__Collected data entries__
★ ★ ★ ★

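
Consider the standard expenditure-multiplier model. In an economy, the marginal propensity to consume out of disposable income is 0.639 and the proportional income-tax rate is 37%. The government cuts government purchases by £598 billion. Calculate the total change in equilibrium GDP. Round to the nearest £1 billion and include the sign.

−£1,001 billion

Spending multiplier = 1/(1 − c(1−t)) = 1/(1 − 0.639×0.63) = 1/0.59743 ≈ 1.674.
ΔY = k × ΔG = (−£598 billion) / 0.59743 ≈ −£1,001 billion.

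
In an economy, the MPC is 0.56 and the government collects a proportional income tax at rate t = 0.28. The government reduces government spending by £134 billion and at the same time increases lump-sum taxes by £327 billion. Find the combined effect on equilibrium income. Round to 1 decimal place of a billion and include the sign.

−£531.4 billion

Expenditure multiplier = 1/(1 − c(1−t)) = 1/(1 − 0.56×0.72) = 1/0.5968 ≈ 1.676.
ΔG contributes k·ΔG = (−£134 billion) / 0.5968 ≈ −£224.5 billion.
ΔT of +£327 billion changes first-round spending by −c·ΔT = −£183.12 billion, contributing k·(−c·ΔT) = (−£183.12 billion) / 0.5968 ≈ −£306.8 billion.
Net ΔY = k(ΔG − c·ΔT) = (−£317.12 billion) / 0.5968 ≈ −£531.4 billion.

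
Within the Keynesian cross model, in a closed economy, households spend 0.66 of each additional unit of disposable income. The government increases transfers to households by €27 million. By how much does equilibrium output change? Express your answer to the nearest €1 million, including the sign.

+€52 million

The transfer change shifts disposable income by +€27 million, so first-round consumption changes by c·ΔTR = 0.66 × (+€27 million) = +€17.82 million.
Expenditure multiplier = 1/(1 − MPC) = 1/(1 − 0.66) = 1/0.34 ≈ 2.941.
The transfer multiplier is c × k ≈ 1.941, so ΔY = k × (c·ΔTR) = (+€17.82 million) / 0.34 ≈ +€52 million.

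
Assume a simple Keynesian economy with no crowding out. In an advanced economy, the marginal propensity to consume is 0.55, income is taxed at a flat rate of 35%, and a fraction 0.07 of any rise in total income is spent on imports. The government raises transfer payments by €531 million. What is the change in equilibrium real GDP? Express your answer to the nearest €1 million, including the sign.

+€410 million

The transfer change shifts disposable income by +€531 million, so first-round consumption changes by c·ΔTR = 0.55 × (+€531 million) = +€292.05 million.
Expenditure multiplier = 1/(1 − c(1−t) + m) = 1/(1 − 0.55×0.65 + 0.07) = 1/0.7125 ≈ 1.404.
The transfer multiplier is c × k ≈ 0.772, so ΔY = k × (c·ΔTR) = (+€292.05 million) / 0.7125 ≈ +€410 million.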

★ ★ ★ ★

__Your assignment__
Print out every record, character for character.

__The answer__
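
Consider the standard expenditure-multiplier model. In an economy, the marginal propensity to consume out of disposable income is 0.639 and the proportional income-tax rate is 37%. The government cuts government purchases by £598 billion. Calculate the total change in equilibrium GDP. Round to the nearest £1 billion and include the sign.

−£1,001 billion

Spending multiplier = 1/(1 − c(1−t)) = 1/(1 − 0.639×0.63) = 1/0.59743 ≈ 1.674.
ΔY = k × ΔG = (−£598 billion) / 0.59743 ≈ −£1,001 billion.

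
In an economy, the MPC is 0.56 and the government collects a proportional income tax at rate t = 0.28. The government reduces government spending by £134 billion and at the same time increases lump-sum taxes by £327 billion. Find the combined effect on equilibrium income. Round to 1 decimal place of a billion and include the sign.

−£531.4 billion

Expenditure multiplier = 1/(1 − c(1−t)) = 1/(1 − 0.56×0.72) = 1/0.5968 ≈ 1.676.
ΔG contributes k·ΔG = (−£134 billion) / 0.5968 ≈ −£224.5 billion.
ΔT of +£327 billion changes first-round spending by −c·ΔT = −£183.12 billion, contributing k·(−c·ΔT) = (−£183.12 billion) / 0.5968 ≈ −£306.8 billion.
Net ΔY = k(ΔG − c·ΔT) = (−£317.12 billion) / 0.5968 ≈ −£531.4 billion.

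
Within the Keynesian cross model, in a closed economy, households spend 0.66 of each additional unit of disposable income. The government increases transfers to households by €27 million. By how much does equilibrium output change? Express your answer to the nearest €1 million, including the sign.

+€52 million

The transfer change shifts disposable income by +€27 million, so first-round consumption changes by c·ΔTR = 0.66 × (+€27 million) = +€17.82 million.
Expenditure multiplier = 1/(1 − MPC) = 1/(1 − 0.66) = 1/0.34 ≈ 2.941.
The transfer multiplier is c × k ≈ 1.941, so ΔY = k × (c·ΔTR) = (+€17.82 million) / 0.34 ≈ +€52 million.

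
Assume a simple Keynesian economy with no crowding out. In an advanced economy, the marginal propensity to consume is 0.55, income is taxed at a flat rate of 35%, and a fraction 0.07 of any rise in total income is spent on imports. The government raises transfer payments by €531 million. What is the change in equilibrium real GDP? Express your answer to the nearest €1 million, including the sign.

+€410 million

The transfer change shifts disposable income by +€531 million, so first-round consumption changes by c·ΔTR = 0.55 × (+€531 million) = +€292.05 million.
Expenditure multiplier = 1/(1 − c(1−t) + m) = 1/(1 − 0.55×0.65 + 0.07) = 1/0.7125 ≈ 1.404.
The transfer multiplier is c × k ≈ 0.772, so ΔY = k × (c·ΔTR) = (+€292.05 million) / 0.7125 ≈ +€410 million.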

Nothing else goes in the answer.